TASK ITEM: Starting with the opening line of the material, restate every line word for word, and end on the line containing "(1) The sentence must contain exactly three".
***** DATA FOR THE TASK *****
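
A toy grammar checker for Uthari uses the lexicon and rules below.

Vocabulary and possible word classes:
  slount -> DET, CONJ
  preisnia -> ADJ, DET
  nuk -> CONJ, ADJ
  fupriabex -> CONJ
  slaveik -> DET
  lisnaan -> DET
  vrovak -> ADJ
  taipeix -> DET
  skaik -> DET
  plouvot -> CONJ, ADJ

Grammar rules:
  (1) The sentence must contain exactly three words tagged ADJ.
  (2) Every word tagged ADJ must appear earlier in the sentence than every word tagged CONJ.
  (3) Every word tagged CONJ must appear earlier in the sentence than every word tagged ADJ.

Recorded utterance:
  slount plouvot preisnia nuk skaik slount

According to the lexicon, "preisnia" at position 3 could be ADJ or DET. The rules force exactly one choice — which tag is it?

Candidates per position — 1:slount {DET,CONJ}; 2:plouvot {CONJ,ADJ}; 3:preisnia {ADJ,DET}; 4:nuk {CONJ,ADJ}; 5:skaik {DET}; 6:slount {DET,CONJ}.
If word 2 were CONJ, no tagging could satisfy rule 1; so word 2 is ADJ.
If word 3 were DET, no tagging could satisfy rule 1; so word 3 is ADJ.
If word 4 were CONJ, no tagging could satisfy rule 1; so word 4 is ADJ.
If word 6 were CONJ, no tagging could satisfy rule 3; so word 6 is DET.
If word 1 were CONJ, no tagging could satisfy rule 2; so word 1 is DET.
The only consistent sequence is: DET ADJ ADJ ADJ DET DET.
Rule-by-rule: rule 1 ok; rule 2 ok; rule 3 ok.

ADJ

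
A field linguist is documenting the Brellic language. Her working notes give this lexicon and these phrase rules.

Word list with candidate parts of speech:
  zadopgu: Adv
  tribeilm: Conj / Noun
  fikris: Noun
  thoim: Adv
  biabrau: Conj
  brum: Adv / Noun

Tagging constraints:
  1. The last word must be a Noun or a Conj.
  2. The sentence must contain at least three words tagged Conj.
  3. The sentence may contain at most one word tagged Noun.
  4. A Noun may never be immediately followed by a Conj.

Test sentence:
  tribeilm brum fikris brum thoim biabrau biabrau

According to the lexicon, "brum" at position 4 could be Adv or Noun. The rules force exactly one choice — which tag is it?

Candidates per position — 1:tribeilm {Conj,Noun}; 2:brum {Adv,Noun}; 3:fikris {Noun}; 4:brum {Adv,Noun}; 5:thoim {Adv}; 6:biabrau {Conj}; 7:biabrau {Conj}.
At position 1, choosing Noun makes rule 2 impossible to satisfy; hence Conj.
At position 2, choosing Noun makes rule 3 impossible to satisfy; hence Adv.
At position 4, choosing Noun makes rule 3 impossible to satisfy; hence Adv.
The unique satisfying tagging is: Conj Adv Noun Adv Adv Conj Conj.
Verifying each rule — rule 1 satisfied; rule 2 satisfied; rule 3 satisfied; rule 4 satisfied.

Adv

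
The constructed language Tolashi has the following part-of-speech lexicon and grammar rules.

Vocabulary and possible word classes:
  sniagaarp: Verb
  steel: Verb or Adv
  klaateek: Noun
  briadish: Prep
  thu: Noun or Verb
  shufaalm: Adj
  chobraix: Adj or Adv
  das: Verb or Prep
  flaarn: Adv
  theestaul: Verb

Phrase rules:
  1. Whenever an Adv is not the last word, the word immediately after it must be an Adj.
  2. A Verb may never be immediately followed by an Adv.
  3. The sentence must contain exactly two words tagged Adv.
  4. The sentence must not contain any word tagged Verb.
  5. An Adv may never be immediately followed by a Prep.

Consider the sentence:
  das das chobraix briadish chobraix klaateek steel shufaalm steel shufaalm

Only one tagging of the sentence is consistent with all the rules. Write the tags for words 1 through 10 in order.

Prep Prep Adj Prep Adj Noun Adv Adj Adv Adj

Candidates per position — 1:das {Verb,Prep}; 2:das {Verb,Prep}; 3:chobraix {Adj,Adv}; 4:briadish {Prep}; 5:chobraix {Adj,Adv}; 6:klaateek {Noun}; 7:steel {Verb,Adv}; 8:shufaalm {Adj}; 9:steel {Verb,Adv}; 10:shufaalm {Adj}.
Word 1 cannot be Verb — rule 4 would then fail for every completion. It is Prep.
Word 2 cannot be Verb — rule 4 would then fail for every completion. It is Prep.
Word 3 cannot be Adv — rule 1 would then fail for every completion. It is Adj.
Word 5 cannot be Adv — rule 1 would then fail for every completion. It is Adj.
Word 7 cannot be Verb — rule 3 would then fail for every completion. It is Adv.
Word 9 cannot be Verb — rule 3 would then fail for every completion. It is Adv.
So the tagging must be: Prep Prep Adj Prep Adj Noun Adv Adj Adv Adj.
Check: rule 1 holds; rule 2 holds; rule 3 holds; rule 4 holds; rule 5 holds.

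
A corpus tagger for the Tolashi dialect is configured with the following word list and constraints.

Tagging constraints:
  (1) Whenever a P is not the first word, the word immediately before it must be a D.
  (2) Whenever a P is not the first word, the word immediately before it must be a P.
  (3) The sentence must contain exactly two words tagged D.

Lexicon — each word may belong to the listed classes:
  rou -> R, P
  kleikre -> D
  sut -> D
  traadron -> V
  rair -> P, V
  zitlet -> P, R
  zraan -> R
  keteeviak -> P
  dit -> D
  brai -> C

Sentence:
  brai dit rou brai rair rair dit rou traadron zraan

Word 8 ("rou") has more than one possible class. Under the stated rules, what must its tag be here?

R

Candidates per position — 1:brai {C}; 2:dit {D}; 3:rou {R,P}; 4:brai {C}; 5:rair {P,V}; 6:rair {P,V}; 7:dit {D}; 8:rou {R,P}; 9:traadron {V}; 10:zraan {R}.
At position 3, choosing P makes rule 2 impossible to satisfy; hence R.
At position 5, choosing P makes rule 1 impossible to satisfy; hence V.
At position 6, choosing P makes rule 1 impossible to satisfy; hence V.
At position 8, choosing P makes rule 2 impossible to satisfy; hence R.
The only consistent sequence is: C D R C V V D R V R.
Check: rule 1 ok; rule 2 ok; rule 3 ok.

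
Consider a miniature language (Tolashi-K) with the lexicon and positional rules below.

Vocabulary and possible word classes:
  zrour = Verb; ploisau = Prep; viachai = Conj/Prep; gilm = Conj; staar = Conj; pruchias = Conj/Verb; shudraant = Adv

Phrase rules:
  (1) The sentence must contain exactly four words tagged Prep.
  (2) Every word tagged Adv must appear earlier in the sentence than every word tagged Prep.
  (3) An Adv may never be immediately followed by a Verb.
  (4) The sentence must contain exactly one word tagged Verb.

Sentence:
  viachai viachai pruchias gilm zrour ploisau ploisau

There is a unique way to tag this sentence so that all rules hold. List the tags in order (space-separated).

Prep Prep Conj Conj Verb Prep Prep

Candidates per position — 1:viachai {Conj,Prep}; 2:viachai {Conj,Prep}; 3:pruchias {Conj,Verb}; 4:gilm {Conj}; 5:zrour {Verb}; 6:ploisau {Prep}; 7:ploisau {Prep}.
At position 1, choosing Conj makes rule 1 impossible to satisfy; hence Prep.
At position 2, choosing Conj makes rule 1 impossible to satisfy; hence Prep.
At position 3, choosing Verb makes rule 4 impossible to satisfy; hence Conj.
That leaves exactly one tagging: Prep Prep Conj Conj Verb Prep Prep.
Checking: rule 1 satisfied; rule 2 satisfied; rule 3 satisfied; rule 4 satisfied.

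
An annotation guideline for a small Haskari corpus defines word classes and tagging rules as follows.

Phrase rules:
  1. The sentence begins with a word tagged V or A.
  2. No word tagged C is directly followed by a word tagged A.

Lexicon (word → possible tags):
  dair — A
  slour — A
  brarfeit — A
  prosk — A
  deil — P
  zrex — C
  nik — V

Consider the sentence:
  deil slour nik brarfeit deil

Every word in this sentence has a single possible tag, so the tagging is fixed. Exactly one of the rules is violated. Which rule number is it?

1

Fixed tagging: P A V A P.
Rule check: R1 violated, R2 holds.
Only rule 1 fails.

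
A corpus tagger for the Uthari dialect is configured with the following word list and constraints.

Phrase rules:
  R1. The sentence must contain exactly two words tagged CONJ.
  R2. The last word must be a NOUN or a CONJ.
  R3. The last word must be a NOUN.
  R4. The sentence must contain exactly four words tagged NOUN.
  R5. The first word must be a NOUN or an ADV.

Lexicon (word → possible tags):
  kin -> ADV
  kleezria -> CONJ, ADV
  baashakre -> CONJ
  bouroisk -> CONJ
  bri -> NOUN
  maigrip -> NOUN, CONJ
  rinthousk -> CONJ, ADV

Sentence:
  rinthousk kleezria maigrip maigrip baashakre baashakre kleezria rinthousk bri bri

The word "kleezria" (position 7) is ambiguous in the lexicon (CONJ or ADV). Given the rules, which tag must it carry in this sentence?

ADV

Candidates per position — 1:rinthousk {CONJ,ADV}; 2:kleezria {CONJ,ADV}; 3:maigrip {NOUN,CONJ}; 4:maigrip {NOUN,CONJ}; 5:baashakre {CONJ}; 6:baashakre {CONJ}; 7:kleezria {CONJ,ADV}; 8:rinthousk {CONJ,ADV}; 9:bri {NOUN}; 10:bri {NOUN}.
Position 1: CONJ is ruled out by rule 1; that leaves ADV.
Position 2: CONJ is ruled out by rule 1; that leaves ADV.
Position 3: CONJ is ruled out by rule 1; that leaves NOUN.
Position 4: CONJ is ruled out by rule 1; that leaves NOUN.
Position 7: CONJ is ruled out by rule 1; that leaves ADV.
Position 8: CONJ is ruled out by rule 1; that leaves ADV.
The unique satisfying tagging is: ADV ADV NOUN NOUN CONJ CONJ ADV ADV NOUN NOUN.
Verifying each rule — rule 1 ok; rule 2 ok; rule 3 ok; rule 4 ok; rule 5 ok.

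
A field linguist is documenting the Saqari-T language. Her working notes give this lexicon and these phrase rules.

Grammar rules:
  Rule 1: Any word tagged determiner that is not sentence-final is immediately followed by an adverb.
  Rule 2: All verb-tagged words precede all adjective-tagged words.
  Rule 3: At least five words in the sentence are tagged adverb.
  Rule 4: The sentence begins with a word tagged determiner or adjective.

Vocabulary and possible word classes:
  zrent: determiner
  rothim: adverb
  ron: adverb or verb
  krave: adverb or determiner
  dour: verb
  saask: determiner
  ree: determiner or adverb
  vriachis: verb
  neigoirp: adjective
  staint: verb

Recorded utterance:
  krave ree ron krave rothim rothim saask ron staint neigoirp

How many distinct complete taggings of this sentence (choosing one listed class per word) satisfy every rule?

3

Candidates per position — 1:krave {adverb,determiner}; 2:ree {determiner,adverb}; 3:ron {adverb,verb}; 4:krave {adverb,determiner}; 5:rothim {adverb}; 6:rothim {adverb}; 7:saask {determiner}; 8:ron {adverb,verb}; 9:staint {verb}; 10:neigoirp {adjective}.
There are 32 candidate sequences in total.
The sequences that satisfy every rule: determiner adverb adverb adverb adverb adverb determiner adverb verb adjective; determiner adverb adverb determiner adverb adverb determiner adverb verb adjective; determiner adverb verb adverb adverb adverb determiner adverb verb adjective.
Count = 3.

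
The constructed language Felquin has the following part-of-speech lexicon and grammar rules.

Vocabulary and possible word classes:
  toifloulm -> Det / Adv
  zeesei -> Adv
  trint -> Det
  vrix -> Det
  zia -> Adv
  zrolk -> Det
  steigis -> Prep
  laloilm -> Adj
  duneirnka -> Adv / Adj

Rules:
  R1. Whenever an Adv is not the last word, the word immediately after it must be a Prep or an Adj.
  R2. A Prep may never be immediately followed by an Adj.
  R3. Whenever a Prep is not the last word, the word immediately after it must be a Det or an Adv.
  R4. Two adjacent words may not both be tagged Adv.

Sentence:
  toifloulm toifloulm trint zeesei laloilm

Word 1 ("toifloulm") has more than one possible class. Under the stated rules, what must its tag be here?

Det

Candidates per position — 1:toifloulm {Det,Adv}; 2:toifloulm {Det,Adv}; 3:trint {Det}; 4:zeesei {Adv}; 5:laloilm {Adj}.
At position 1, choosing Adv makes rule 1 impossible to satisfy; hence Det.
At position 2, choosing Adv makes rule 1 impossible to satisfy; hence Det.
So the tagging must be: Det Det Det Adv Adj.
Verifying each rule — rule 1 ✓; rule 2 ✓; rule 3 ✓; rule 4 ✓.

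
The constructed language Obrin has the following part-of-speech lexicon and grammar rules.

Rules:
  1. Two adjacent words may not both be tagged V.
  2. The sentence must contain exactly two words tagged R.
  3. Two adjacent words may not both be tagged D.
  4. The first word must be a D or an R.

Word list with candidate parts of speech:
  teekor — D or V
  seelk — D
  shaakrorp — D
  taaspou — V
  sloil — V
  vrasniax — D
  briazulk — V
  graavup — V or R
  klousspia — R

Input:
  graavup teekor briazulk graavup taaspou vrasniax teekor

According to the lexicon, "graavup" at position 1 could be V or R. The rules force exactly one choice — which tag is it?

R

Candidates per position — 1:graavup {V,R}; 2:teekor {D,V}; 3:briazulk {V}; 4:graavup {V,R}; 5:taaspou {V}; 6:vrasniax {D}; 7:teekor {D,V}.
If word 1 were V, no tagging could satisfy rule 2; so word 1 is R.
If word 2 were V, no tagging could satisfy rule 1; so word 2 is D.
If word 4 were V, no tagging could satisfy rule 1; so word 4 is R.
If word 7 were D, no tagging could satisfy rule 3; so word 7 is V.
That leaves exactly one tagging: R D V R V D V.
Check: rule 1 holds; rule 2 holds; rule 3 holds; rule 4 holds.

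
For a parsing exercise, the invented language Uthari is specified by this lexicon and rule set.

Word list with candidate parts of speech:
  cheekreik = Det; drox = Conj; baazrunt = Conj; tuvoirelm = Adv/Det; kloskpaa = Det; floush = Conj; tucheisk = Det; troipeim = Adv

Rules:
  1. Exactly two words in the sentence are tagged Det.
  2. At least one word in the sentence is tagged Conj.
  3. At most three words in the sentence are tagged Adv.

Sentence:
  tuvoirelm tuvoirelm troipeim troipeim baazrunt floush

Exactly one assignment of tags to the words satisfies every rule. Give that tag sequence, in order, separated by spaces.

Det Det Adv Adv Conj Conj

Candidates per position — 1:tuvoirelm {Adv,Det}; 2:tuvoirelm {Adv,Det}; 3:troipeim {Adv}; 4:troipeim {Adv}; 5:baazrunt {Conj}; 6:floush {Conj}.
At position 1, choosing Adv makes rule 1 impossible to satisfy; hence Det.
At position 2, choosing Adv makes rule 1 impossible to satisfy; hence Det.
The unique satisfying tagging is: Det Det Adv Adv Conj Conj.
Rule-by-rule: rule 1 holds; rule 2 holds; rule 3 holds.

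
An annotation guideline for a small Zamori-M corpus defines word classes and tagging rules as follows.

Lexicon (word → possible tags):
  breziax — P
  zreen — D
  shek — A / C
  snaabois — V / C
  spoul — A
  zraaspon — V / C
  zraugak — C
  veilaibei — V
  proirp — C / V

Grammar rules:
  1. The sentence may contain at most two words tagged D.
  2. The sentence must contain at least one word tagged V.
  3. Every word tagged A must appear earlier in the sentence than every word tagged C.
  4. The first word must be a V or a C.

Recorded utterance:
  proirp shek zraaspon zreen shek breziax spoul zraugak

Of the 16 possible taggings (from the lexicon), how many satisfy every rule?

1

Candidates per position — 1:proirp {C,V}; 2:shek {A,C}; 3:zraaspon {V,C}; 4:zreen {D}; 5:shek {A,C}; 6:breziax {P}; 7:spoul {A}; 8:zraugak {C}.
There are 16 candidate sequences in total.
The sequences that satisfy every rule: V A V D A P A C.
Count = 1.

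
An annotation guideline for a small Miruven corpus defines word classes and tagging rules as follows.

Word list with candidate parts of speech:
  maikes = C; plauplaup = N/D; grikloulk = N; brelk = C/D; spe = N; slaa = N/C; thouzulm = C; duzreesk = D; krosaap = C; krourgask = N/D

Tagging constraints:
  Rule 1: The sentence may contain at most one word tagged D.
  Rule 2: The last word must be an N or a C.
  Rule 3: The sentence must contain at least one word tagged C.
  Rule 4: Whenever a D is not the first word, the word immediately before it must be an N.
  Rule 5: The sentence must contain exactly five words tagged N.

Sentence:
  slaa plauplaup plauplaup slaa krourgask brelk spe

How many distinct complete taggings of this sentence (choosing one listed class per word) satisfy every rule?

7

Candidates per position — 1:slaa {N,C}; 2:plauplaup {N,D}; 3:plauplaup {N,D}; 4:slaa {N,C}; 5:krourgask {N,D}; 6:brelk {C,D}; 7:spe {N}.
There are 64 candidate sequences in total.
Checking each against the rules leaves 7 sequences.
Count = 7.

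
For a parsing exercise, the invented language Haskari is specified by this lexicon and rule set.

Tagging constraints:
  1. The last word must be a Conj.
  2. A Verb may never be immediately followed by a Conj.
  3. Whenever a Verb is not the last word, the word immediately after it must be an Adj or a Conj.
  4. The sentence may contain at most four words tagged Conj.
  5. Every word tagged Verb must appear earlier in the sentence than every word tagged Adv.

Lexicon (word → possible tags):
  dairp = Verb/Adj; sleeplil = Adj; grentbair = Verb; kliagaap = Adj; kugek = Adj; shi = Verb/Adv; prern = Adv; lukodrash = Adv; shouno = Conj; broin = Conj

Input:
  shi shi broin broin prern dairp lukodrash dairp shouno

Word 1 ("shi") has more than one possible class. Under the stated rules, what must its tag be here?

Adv

Candidates per position — 1:shi {Verb,Adv}; 2:shi {Verb,Adv}; 3:broin {Conj}; 4:broin {Conj}; 5:prern {Adv}; 6:dairp {Verb,Adj}; 7:lukodrash {Adv}; 8:dairp {Verb,Adj}; 9:shouno {Conj}.
If word 1 were Verb, no tagging could satisfy rule 3; so word 1 is Adv.
If word 2 were Verb, no tagging could satisfy rule 2; so word 2 is Adv.
If word 6 were Verb, no tagging could satisfy rule 3; so word 6 is Adj.
If word 8 were Verb, no tagging could satisfy rule 2; so word 8 is Adj.
The only consistent sequence is: Adv Adv Conj Conj Adv Adj Adv Adj Conj.
Verifying each rule — rule 1 ok; rule 2 ok; rule 3 ok; rule 4 ok; rule 5 ok.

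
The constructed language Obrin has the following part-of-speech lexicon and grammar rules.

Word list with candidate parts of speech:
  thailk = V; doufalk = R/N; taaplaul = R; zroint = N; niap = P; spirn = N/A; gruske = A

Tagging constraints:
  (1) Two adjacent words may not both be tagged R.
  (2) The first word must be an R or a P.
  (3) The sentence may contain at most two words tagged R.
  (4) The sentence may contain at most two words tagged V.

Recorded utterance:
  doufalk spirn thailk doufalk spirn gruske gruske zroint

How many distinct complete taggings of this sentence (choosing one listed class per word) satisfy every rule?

8

Candidates per position — 1:doufalk {R,N}; 2:spirn {N,A}; 3:thailk {V}; 4:doufalk {R,N}; 5:spirn {N,A}; 6:gruske {A}; 7:gruske {A}; 8:zroint {N}.
There are 16 candidate sequences in total.
Checking each against the rules leaves 8 sequences.
Count = 8.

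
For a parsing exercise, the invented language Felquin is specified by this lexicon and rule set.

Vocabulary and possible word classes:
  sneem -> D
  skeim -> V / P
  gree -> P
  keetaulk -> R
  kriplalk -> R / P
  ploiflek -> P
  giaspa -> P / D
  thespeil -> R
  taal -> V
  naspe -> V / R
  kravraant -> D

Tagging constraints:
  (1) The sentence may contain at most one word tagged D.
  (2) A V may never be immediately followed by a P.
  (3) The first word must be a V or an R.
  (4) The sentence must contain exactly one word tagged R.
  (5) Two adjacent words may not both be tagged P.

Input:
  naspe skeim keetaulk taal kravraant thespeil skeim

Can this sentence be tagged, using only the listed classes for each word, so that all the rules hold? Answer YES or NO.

Candidates per position — 1:naspe {V,R}; 2:skeim {V,P}; 3:keetaulk {R}; 4:taal {V}; 5:kravraant {D}; 6:thespeil {R}; 7:skeim {V,P}.
Rule 4 cannot be satisfied by any choice of tags from the lexicon.
So there is no consistent tagging.

NO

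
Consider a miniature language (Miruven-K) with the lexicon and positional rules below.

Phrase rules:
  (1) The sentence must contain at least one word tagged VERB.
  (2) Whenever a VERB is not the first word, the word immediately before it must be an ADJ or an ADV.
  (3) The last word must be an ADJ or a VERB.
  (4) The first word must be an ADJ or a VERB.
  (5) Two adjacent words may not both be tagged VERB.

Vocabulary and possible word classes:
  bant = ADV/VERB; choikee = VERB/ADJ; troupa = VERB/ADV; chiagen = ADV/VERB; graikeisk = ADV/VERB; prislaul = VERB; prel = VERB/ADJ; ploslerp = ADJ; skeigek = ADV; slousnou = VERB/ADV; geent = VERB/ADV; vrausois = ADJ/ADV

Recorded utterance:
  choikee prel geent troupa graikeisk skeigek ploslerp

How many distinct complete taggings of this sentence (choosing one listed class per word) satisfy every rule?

12

Candidates per position — 1:choikee {VERB,ADJ}; 2:prel {VERB,ADJ}; 3:geent {VERB,ADV}; 4:troupa {VERB,ADV}; 5:graikeisk {ADV,VERB}; 6:skeigek {ADV}; 7:ploslerp {ADJ}.
There are 32 candidate sequences in total.
Checking each against the rules leaves 12 sequences.
Count = 12.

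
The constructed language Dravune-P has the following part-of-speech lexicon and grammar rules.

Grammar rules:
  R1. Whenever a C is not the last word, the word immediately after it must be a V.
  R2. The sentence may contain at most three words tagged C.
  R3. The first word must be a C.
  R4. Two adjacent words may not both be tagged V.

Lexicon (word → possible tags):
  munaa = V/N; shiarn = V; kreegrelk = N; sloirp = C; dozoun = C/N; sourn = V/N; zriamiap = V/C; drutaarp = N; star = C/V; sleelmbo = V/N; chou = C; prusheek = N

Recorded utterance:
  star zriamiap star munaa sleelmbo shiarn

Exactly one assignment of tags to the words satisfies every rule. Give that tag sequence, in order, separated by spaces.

C V C V N V

Candidates per position — 1:star {C,V}; 2:zriamiap {V,C}; 3:star {C,V}; 4:munaa {V,N}; 5:sleelmbo {V,N}; 6:shiarn {V}.
Position 1: tagging it V would leave rule 3 unsatisfiable, so it must be C.
Position 2: tagging it C would leave rule 1 unsatisfiable, so it must be V.
Position 3: tagging it V would leave rule 4 unsatisfiable, so it must be C.
Position 4: tagging it N would leave rule 1 unsatisfiable, so it must be V.
Position 5: tagging it V would leave rule 4 unsatisfiable, so it must be N.
The only consistent sequence is: C V C V N V.
Verifying each rule — rule 1 ✓; rule 2 ✓; rule 3 ✓; rule 4 ✓.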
*****
RESPONSE BOX:
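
A toy grammar checker for Uthari uses the lexicon and rules below.

Vocabulary and possible word classes:
  slount -> DET, CONJ
  preisnia -> ADJ, DET
  nuk -> CONJ, ADJ
  fupriabex -> CONJ
  slaveik -> DET
  lisnaan -> DET
  vrovak -> ADJ
  taipeix -> DET
  skaik -> DET
  plouvot -> CONJ, ADJ

Grammar rules:
  (1) The sentence must contain exactly three words tagged ADJ.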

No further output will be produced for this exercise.